▶ _Available data_
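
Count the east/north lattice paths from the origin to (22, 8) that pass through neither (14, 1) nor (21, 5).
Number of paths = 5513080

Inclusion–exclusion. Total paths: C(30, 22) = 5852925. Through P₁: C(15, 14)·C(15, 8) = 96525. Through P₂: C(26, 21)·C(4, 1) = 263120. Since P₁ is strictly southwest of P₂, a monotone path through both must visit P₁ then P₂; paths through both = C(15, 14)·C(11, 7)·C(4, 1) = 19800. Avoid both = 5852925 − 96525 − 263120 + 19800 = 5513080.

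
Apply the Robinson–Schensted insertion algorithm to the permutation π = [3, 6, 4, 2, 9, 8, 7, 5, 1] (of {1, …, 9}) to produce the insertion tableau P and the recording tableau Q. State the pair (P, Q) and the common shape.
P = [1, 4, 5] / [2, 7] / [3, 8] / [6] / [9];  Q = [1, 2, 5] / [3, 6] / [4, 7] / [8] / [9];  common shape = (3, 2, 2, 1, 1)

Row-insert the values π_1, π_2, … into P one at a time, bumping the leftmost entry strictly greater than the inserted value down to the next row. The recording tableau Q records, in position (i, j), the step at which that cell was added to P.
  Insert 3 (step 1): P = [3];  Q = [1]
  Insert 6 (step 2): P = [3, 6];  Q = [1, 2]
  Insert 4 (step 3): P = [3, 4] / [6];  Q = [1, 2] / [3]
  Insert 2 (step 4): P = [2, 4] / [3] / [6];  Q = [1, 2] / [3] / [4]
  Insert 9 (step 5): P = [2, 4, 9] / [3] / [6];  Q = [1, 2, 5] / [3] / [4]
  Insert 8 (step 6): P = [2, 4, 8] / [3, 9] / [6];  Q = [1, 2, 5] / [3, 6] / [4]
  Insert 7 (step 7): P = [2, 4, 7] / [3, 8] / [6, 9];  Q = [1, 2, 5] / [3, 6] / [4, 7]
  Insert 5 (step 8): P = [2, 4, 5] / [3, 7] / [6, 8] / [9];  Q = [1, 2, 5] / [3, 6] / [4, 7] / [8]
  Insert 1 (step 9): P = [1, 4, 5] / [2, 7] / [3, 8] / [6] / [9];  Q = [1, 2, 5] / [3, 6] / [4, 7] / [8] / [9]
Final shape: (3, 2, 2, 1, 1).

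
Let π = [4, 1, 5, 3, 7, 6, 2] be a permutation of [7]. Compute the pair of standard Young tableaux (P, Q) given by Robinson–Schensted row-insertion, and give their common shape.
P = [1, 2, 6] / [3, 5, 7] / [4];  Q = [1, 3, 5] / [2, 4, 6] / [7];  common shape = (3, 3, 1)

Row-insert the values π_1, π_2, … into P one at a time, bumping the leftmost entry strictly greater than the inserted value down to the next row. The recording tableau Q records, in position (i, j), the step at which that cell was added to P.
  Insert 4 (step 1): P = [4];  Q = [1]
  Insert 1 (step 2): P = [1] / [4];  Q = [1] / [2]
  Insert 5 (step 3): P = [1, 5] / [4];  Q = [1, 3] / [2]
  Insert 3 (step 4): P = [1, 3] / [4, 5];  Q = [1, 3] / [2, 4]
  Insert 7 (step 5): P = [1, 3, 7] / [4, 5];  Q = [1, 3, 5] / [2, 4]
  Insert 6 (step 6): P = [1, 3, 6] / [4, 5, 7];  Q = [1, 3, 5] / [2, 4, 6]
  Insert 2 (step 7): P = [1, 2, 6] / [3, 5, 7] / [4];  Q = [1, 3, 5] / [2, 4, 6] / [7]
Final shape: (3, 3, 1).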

▶ _Description of the task_
Output all of the records exactly, with nothing omitted.

▶ _Result of the exercise_
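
Count the east/north lattice paths from the origin to (22, 8) that pass through neither (14, 1) nor (21, 5).
Number of paths = 5513080

Inclusion–exclusion. Total paths: C(30, 22) = 5852925. Through P₁: C(15, 14)·C(15, 8) = 96525. Through P₂: C(26, 21)·C(4, 1) = 263120. Since P₁ is strictly southwest of P₂, a monotone path through both must visit P₁ then P₂; paths through both = C(15, 14)·C(11, 7)·C(4, 1) = 19800. Avoid both = 5852925 − 96525 − 263120 + 19800 = 5513080.

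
Apply the Robinson–Schensted insertion algorithm to the permutation π = [3, 6, 4, 2, 9, 8, 7, 5, 1] (of {1, …, 9}) to produce the insertion tableau P and the recording tableau Q. State the pair (P, Q) and the common shape.
P = [1, 4, 5] / [2, 7] / [3, 8] / [6] / [9];  Q = [1, 2, 5] / [3, 6] / [4, 7] / [8] / [9];  common shape = (3, 2, 2, 1, 1)

Row-insert the values π_1, π_2, … into P one at a time, bumping the leftmost entry strictly greater than the inserted value down to the next row. The recording tableau Q records, in position (i, j), the step at which that cell was added to P.
  Insert 3 (step 1): P = [3];  Q = [1]
  Insert 6 (step 2): P = [3, 6];  Q = [1, 2]
  Insert 4 (step 3): P = [3, 4] / [6];  Q = [1, 2] / [3]
  Insert 2 (step 4): P = [2, 4] / [3] / [6];  Q = [1, 2] / [3] / [4]
  Insert 9 (step 5): P = [2, 4, 9] / [3] / [6];  Q = [1, 2, 5] / [3] / [4]
  Insert 8 (step 6): P = [2, 4, 8] / [3, 9] / [6];  Q = [1, 2, 5] / [3, 6] / [4]
  Insert 7 (step 7): P = [2, 4, 7] / [3, 8] / [6, 9];  Q = [1, 2, 5] / [3, 6] / [4, 7]
  Insert 5 (step 8): P = [2, 4, 5] / [3, 7] / [6, 8] / [9];  Q = [1, 2, 5] / [3, 6] / [4, 7] / [8]
  Insert 1 (step 9): P = [1, 4, 5] / [2, 7] / [3, 8] / [6] / [9];  Q = [1, 2, 5] / [3, 6] / [4, 7] / [8] / [9]
Final shape: (3, 2, 2, 1, 1).

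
Let π = [4, 1, 5, 3, 7, 6, 2] be a permutation of [7]. Compute the pair of standard Young tableaux (P, Q) given by Robinson–Schensted row-insertion, and give their common shape.
P = [1, 2, 6] / [3, 5, 7] / [4];  Q = [1, 3, 5] / [2, 4, 6] / [7];  common shape = (3, 3, 1)

Row-insert the values π_1, π_2, … into P one at a time, bumping the leftmost entry strictly greater than the inserted value down to the next row. The recording tableau Q records, in position (i, j), the step at which that cell was added to P.
  Insert 4 (step 1): P = [4];  Q = [1]
  Insert 1 (step 2): P = [1] / [4];  Q = [1] / [2]
  Insert 5 (step 3): P = [1, 5] / [4];  Q = [1, 3] / [2]
  Insert 3 (step 4): P = [1, 3] / [4, 5];  Q = [1, 3] / [2, 4]
  Insert 7 (step 5): P = [1, 3, 7] / [4, 5];  Q = [1, 3, 5] / [2, 4]
  Insert 6 (step 6): P = [1, 3, 6] / [4, 5, 7];  Q = [1, 3, 5] / [2, 4, 6]
  Insert 2 (step 7): P = [1, 2, 6] / [3, 5, 7] / [4];  Q = [1, 3, 5] / [2, 4, 6] / [7]
Final shape: (3, 3, 1).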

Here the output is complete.